Your task is to return the span of lines beginning at the one with "Z88 | V16 |" and ending at the last line of the data, exactly as it stands.

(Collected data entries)
_____
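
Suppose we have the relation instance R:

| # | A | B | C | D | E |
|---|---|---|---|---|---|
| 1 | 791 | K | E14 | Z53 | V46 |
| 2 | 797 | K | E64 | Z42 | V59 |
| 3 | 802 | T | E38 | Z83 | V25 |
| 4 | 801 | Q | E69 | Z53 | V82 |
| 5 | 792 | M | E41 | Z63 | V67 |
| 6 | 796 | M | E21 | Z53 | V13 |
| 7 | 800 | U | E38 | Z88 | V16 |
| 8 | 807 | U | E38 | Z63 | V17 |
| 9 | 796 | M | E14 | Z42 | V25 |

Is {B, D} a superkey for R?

All 9 rows have distinct {B, D} values, so {B, D} → (all attributes) holds and {B, D} is a superkey.

Yes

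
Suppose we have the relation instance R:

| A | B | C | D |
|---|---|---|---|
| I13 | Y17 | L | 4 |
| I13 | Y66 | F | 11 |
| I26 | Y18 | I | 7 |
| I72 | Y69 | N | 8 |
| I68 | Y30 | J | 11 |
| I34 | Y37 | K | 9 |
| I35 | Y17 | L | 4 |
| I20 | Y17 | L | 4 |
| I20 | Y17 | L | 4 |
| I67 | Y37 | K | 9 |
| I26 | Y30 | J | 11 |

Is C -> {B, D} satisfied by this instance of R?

Yes

C=L: 4 rows → {B,D} = (Y17, 4), (Y17, 4), (Y17, 4), (Y17, 4) ✓
C=F: 1 row → {B,D} = (Y66, 11) ✓
C=I: 1 row → {B,D} = (Y18, 7) ✓
C=N: 1 row → {B,D} = (Y69, 8) ✓
C=J: 2 rows → {B,D} = (Y30, 11), (Y30, 11) ✓
C=K: 2 rows → {B,D} = (Y37, 9), (Y37, 9) ✓
Every C value is associated with a single {B, D} value, so C -> {B, D} holds.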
_____
__WRITTEN ANSWER__:
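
| 7 | 800 | U | E38 | Z88 | V16 |
| 8 | 807 | U | E38 | Z63 | V17 |
| 9 | 796 | M | E14 | Z42 | V25 |

Is {B, D} a superkey for R?

All 9 rows have distinct {B, D} values, so {B, D} → (all attributes) holds and {B, D} is a superkey.

Yes

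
Suppose we have the relation instance R:

| A | B | C | D |
|---|---|---|---|
| I13 | Y17 | L | 4 |
| I13 | Y66 | F | 11 |
| I26 | Y18 | I | 7 |
| I72 | Y69 | N | 8 |
| I68 | Y30 | J | 11 |
| I34 | Y37 | K | 9 |
| I35 | Y17 | L | 4 |
| I20 | Y17 | L | 4 |
| I20 | Y17 | L | 4 |
| I67 | Y37 | K | 9 |
| I26 | Y30 | J | 11 |

Is C -> {B, D} satisfied by this instance of R?

Yes

C=L: 4 rows → {B,D} = (Y17, 4), (Y17, 4), (Y17, 4), (Y17, 4) ✓
C=F: 1 row → {B,D} = (Y66, 11) ✓
C=I: 1 row → {B,D} = (Y18, 7) ✓
C=N: 1 row → {B,D} = (Y69, 8) ✓
C=J: 2 rows → {B,D} = (Y30, 11), (Y30, 11) ✓
C=K: 2 rows → {B,D} = (Y37, 9), (Y37, 9) ✓
Every C value is associated with a single {B, D} value, so C -> {B, D} holds.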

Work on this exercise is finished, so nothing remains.